> _REQUIRED WORK_
Please return every line in the entries below with the word "move" in it.

> _RECORD EXCERPTS_

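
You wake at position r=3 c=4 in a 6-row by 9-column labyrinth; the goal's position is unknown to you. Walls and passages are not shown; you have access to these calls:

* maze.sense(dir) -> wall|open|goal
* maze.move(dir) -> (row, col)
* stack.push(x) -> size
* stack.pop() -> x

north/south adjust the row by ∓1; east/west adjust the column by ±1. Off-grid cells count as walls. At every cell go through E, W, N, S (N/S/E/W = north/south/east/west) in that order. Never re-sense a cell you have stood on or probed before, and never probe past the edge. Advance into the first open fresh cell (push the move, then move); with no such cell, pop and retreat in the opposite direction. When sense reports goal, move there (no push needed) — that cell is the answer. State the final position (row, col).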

> _SOLUTION TO THIS EXERCISE_
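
* maze.move(dir) -> (row, col)
north/south adjust the row by ∓1; east/west adjust the column by ±1. Off-grid cells count as walls. At every cell go through E, W, N, S (N/S/E/W = north/south/east/west) in that order. Never re-sense a cell you have stood on or probed before, and never probe past the edge. Advance into the first open fresh cell (push the move, then move); with no such cell, pop and retreat in the opposite direction. When sense reports goal, move there (no push needed) — that cell is the answer. State the final position (row, col).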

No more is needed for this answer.